• [Task instructions]:
Quote exactly and only this range of lines in the data below: the line that holds "Group A has" to the line that holds "G4: [9, 14, 26, 27]", both included.

◇ ◇ ◇ ◇

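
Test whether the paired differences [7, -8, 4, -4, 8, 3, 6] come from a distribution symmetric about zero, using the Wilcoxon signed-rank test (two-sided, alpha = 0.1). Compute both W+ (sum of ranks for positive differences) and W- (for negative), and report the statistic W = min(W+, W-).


Step 1: Drop any zero differences (none here) and take |d_i|.
|d| = [7, 8, 4, 4, 8, 3, 6]
Step 2: Midrank |d_i| (ties get averaged ranks).
ranks: |7|->5, |8|->6.5, |4|->2.5, |4|->2.5, |8|->6.5, |3|->1, |6|->4
Step 3: Attach original signs; sum ranks with positive sign and with negative sign.
W+ = 5 + 2.5 + 6.5 + 1 + 4 = 19
W- = 6.5 + 2.5 = 9
(Check: W+ + W- = 28 should equal n(n+1)/2 = 28.)
Step 4: Test statistic W = min(W+, W-) = 9.
Step 5: Ties in |d|, so use the tie-corrected normal approximation.
        E[W] = n(n+1)/4 = 7*8/4 = 14.
        Tie groups: |d|=4 (t=2), |d|=8 (t=2); sum(t^3 - t) = 12.
        Var[W] = n(n+1)(2n+1)/24 - sum(t^3-t)/48 = 840/24 - 12/48 = 34.75.
        z = (W - E[W]) / sqrt(Var[W]) = (9 - 14) / 5.8949 = -0.8482.
        Two-sided p = 2*Phi(z) = 0.396333.
Step 6: alpha = 0.1. fail to reject H0.

W+ = 19, W- = 9, W = min = 9, p = 0.396333, fail to reject H0.


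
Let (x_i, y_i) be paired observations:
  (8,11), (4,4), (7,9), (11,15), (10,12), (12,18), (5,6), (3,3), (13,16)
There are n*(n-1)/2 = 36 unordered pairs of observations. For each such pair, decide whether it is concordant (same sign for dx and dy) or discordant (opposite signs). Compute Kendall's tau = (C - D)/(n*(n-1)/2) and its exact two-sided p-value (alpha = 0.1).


Step 1: Enumerate the 36 unordered pairs (i,j) with i<j and classify each by sign(x_j-x_i) * sign(y_j-y_i).
  (1,2):dx=-4,dy=-7->C; (1,3):dx=-1,dy=-2->C; (1,4):dx=+3,dy=+4->C; (1,5):dx=+2,dy=+1->C
  (1,6):dx=+4,dy=+7->C; (1,7):dx=-3,dy=-5->C; (1,8):dx=-5,dy=-8->C; (1,9):dx=+5,dy=+5->C
  (2,3):dx=+3,dy=+5->C; (2,4):dx=+7,dy=+11->C; (2,5):dx=+6,dy=+8->C; (2,6):dx=+8,dy=+14->C
  (2,7):dx=+1,dy=+2->C; (2,8):dx=-1,dy=-1->C; (2,9):dx=+9,dy=+12->C; (3,4):dx=+4,dy=+6->C
  (3,5):dx=+3,dy=+3->C; (3,6):dx=+5,dy=+9->C; (3,7):dx=-2,dy=-3->C; (3,8):dx=-4,dy=-6->C
  (3,9):dx=+6,dy=+7->C; (4,5):dx=-1,dy=-3->C; (4,6):dx=+1,dy=+3->C; (4,7):dx=-6,dy=-9->C
  (4,8):dx=-8,dy=-12->C; (4,9):dx=+2,dy=+1->C; (5,6):dx=+2,dy=+6->C; (5,7):dx=-5,dy=-6->C
  (5,8):dx=-7,dy=-9->C; (5,9):dx=+3,dy=+4->C; (6,7):dx=-7,dy=-12->C; (6,8):dx=-9,dy=-15->C
  (6,9):dx=+1,dy=-2->D; (7,8):dx=-2,dy=-3->C; (7,9):dx=+8,dy=+10->C; (8,9):dx=+10,dy=+13->C
Step 2: C = 35, D = 1, total pairs = 36.
Step 3: tau = (C - D)/(n(n-1)/2) = (35 - 1)/36 = 0.944444.
Step 4: Exact two-sided p-value (enumerate n! = 362880 permutations of y under H0): p = 0.000050.
Step 5: alpha = 0.1. reject H0.

tau_b = 0.9444 (C=35, D=1), p = 0.000050, reject H0.


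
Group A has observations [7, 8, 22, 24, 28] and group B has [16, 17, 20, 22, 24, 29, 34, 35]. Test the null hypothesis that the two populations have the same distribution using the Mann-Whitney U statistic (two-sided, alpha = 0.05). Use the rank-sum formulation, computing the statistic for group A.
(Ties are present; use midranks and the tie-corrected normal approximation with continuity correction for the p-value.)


Step 1: Combine and sort all 13 observations; assign midranks.
sorted (value, group): (7,X), (8,X), (16,Y), (17,Y), (20,Y), (22,X), (22,Y), (24,X), (24,Y), (28,X), (29,Y), (34,Y), (35,Y)
ranks: 7->1, 8->2, 16->3, 17->4, 20->5, 22->6.5, 22->6.5, 24->8.5, 24->8.5, 28->10, 29->11, 34->12, 35->13
Step 2: Rank sum for X: R1 = 1 + 2 + 6.5 + 8.5 + 10 = 28.
Step 3: U_X = R1 - n1(n1+1)/2 = 28 - 5*6/2 = 28 - 15 = 13.
       U_Y = n1*n2 - U_X = 40 - 13 = 27.
Step 4: Ties are present, so use the tie-corrected normal approximation (with continuity correction) for the p-value.
Step 5: p-value = 0.340019; compare to alpha = 0.05. fail to reject H0.

U_X = 13, p = 0.340019, fail to reject H0 at alpha = 0.05.


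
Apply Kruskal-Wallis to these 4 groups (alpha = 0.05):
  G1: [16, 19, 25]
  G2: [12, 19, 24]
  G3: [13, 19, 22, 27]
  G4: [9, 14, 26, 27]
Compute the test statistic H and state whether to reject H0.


Step 1: Combine all N = 14 observations and assign midranks.
sorted (value, group, rank): (9,G4,1), (12,G2,2), (13,G3,3), (14,G4,4), (16,G1,5), (19,G1,7), (19,G2,7), (19,G3,7), (22,G3,9), (24,G2,10), (25,G1,11), (26,G4,12), (27,G3,13.5), (27,G4,13.5)
Step 2: Sum ranks within each group.
R_1 = 23 (n_1 = 3)
R_2 = 19 (n_2 = 3)
R_3 = 32.5 (n_3 = 4)
R_4 = 30.5 (n_4 = 4)
Step 3: H = 12/(N(N+1)) * sum(R_i^2/n_i) - 3(N+1)
     = 12/(14*15) * (23^2/3 + 19^2/3 + 32.5^2/4 + 30.5^2/4) - 3*15
     = 0.057143 * 793.292 - 45
     = 0.330952.
Step 4: Ties present; correction factor C = 1 - 30/(14^3 - 14) = 0.989011. Corrected H = 0.330952 / 0.989011 = 0.334630.
Step 5: Under H0, H ~ chi^2(3); p-value = 0.953389.
Step 6: alpha = 0.05. fail to reject H0.

H = 0.3346, df = 3, p = 0.953389, fail to reject H0.


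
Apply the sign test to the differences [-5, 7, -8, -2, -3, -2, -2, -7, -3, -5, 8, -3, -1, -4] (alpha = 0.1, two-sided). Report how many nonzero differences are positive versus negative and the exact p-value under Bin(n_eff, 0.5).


Step 1: Discard zero differences. Original n = 14; n_eff = number of nonzero differences = 14.
Nonzero differences (with sign): -5, +7, -8, -2, -3, -2, -2, -7, -3, -5, +8, -3, -1, -4
Step 2: Count signs: positive = 2, negative = 12.
Step 3: Under H0: P(positive) = 0.5, so the number of positives S ~ Bin(14, 0.5).
Step 4: Two-sided exact p-value = sum of Bin(14,0.5) probabilities at or below the observed probability = 0.012939.
Step 5: alpha = 0.1. reject H0.

n_eff = 14, pos = 2, neg = 12, p = 0.012939, reject H0.


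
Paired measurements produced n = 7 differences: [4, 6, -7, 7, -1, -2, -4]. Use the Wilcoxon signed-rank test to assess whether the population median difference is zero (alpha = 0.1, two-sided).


Step 1: Drop any zero differences (none here) and take |d_i|.
|d| = [4, 6, 7, 7, 1, 2, 4]
Step 2: Midrank |d_i| (ties get averaged ranks).
ranks: |4|->3.5, |6|->5, |7|->6.5, |7|->6.5, |1|->1, |2|->2, |4|->3.5
Step 3: Attach original signs; sum ranks with positive sign and with negative sign.
W+ = 3.5 + 5 + 6.5 = 15
W- = 6.5 + 1 + 2 + 3.5 = 13
(Check: W+ + W- = 28 should equal n(n+1)/2 = 28.)
Step 4: Test statistic W = min(W+, W-) = 13.
Step 5: Ties in |d|, so use the tie-corrected normal approximation.
        E[W] = n(n+1)/4 = 7*8/4 = 14.
        Tie groups: |d|=4 (t=2), |d|=7 (t=2); sum(t^3 - t) = 12.
        Var[W] = n(n+1)(2n+1)/24 - sum(t^3-t)/48 = 840/24 - 12/48 = 34.75.
        z = (W - E[W]) / sqrt(Var[W]) = (13 - 14) / 5.8949 = -0.1696.
        Two-sided p = 2*Phi(z) = 0.865295.
Step 6: alpha = 0.1. fail to reject H0.

W+ = 15, W- = 13, W = min = 13, p = 0.865295, fail to reject H0.


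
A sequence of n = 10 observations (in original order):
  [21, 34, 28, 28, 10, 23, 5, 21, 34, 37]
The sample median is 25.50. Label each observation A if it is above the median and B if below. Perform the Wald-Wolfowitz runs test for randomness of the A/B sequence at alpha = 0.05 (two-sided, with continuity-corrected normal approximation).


Step 1: Compute median = 25.50; label A = above, B = below.
Labels in order: BAAABBBBAA  (n_A = 5, n_B = 5)
Step 2: Count runs R = 4.
Step 3: Under H0 (random ordering), E[R] = 2*n_A*n_B/(n_A+n_B) + 1 = 2*5*5/10 + 1 = 6.0000.
        Var[R] = 2*n_A*n_B*(2*n_A*n_B - n_A - n_B) / ((n_A+n_B)^2 * (n_A+n_B-1)) = 2000/900 = 2.2222.
        SD[R] = 1.4907.
Step 4: Continuity-corrected z = (R + 0.5 - E[R]) / SD[R] = (4 + 0.5 - 6.0000) / 1.4907 = -1.0062.
Step 5: Two-sided p-value via normal approximation = 2*(1 - Phi(|z|)) = 0.314305.
Step 6: alpha = 0.05. fail to reject H0.

R = 4, z = -1.0062, p = 0.314305, fail to reject H0.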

◇ ◇ ◇ ◇

• [Output]:
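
Group A has observations [7, 8, 22, 24, 28] and group B has [16, 17, 20, 22, 24, 29, 34, 35]. Test the null hypothesis that the two populations have the same distribution using the Mann-Whitney U statistic (two-sided, alpha = 0.05). Use the rank-sum formulation, computing the statistic for group A.
(Ties are present; use midranks and the tie-corrected normal approximation with continuity correction for the p-value.)


Step 1: Combine and sort all 13 observations; assign midranks.
sorted (value, group): (7,X), (8,X), (16,Y), (17,Y), (20,Y), (22,X), (22,Y), (24,X), (24,Y), (28,X), (29,Y), (34,Y), (35,Y)
ranks: 7->1, 8->2, 16->3, 17->4, 20->5, 22->6.5, 22->6.5, 24->8.5, 24->8.5, 28->10, 29->11, 34->12, 35->13
Step 2: Rank sum for X: R1 = 1 + 2 + 6.5 + 8.5 + 10 = 28.
Step 3: U_X = R1 - n1(n1+1)/2 = 28 - 5*6/2 = 28 - 15 = 13.
       U_Y = n1*n2 - U_X = 40 - 13 = 27.
Step 4: Ties are present, so use the tie-corrected normal approximation (with continuity correction) for the p-value.
Step 5: p-value = 0.340019; compare to alpha = 0.05. fail to reject H0.

U_X = 13, p = 0.340019, fail to reject H0 at alpha = 0.05.


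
Apply Kruskal-Wallis to these 4 groups (alpha = 0.05):
  G1: [16, 19, 25]
  G2: [12, 19, 24]
  G3: [13, 19, 22, 27]
  G4: [9, 14, 26, 27]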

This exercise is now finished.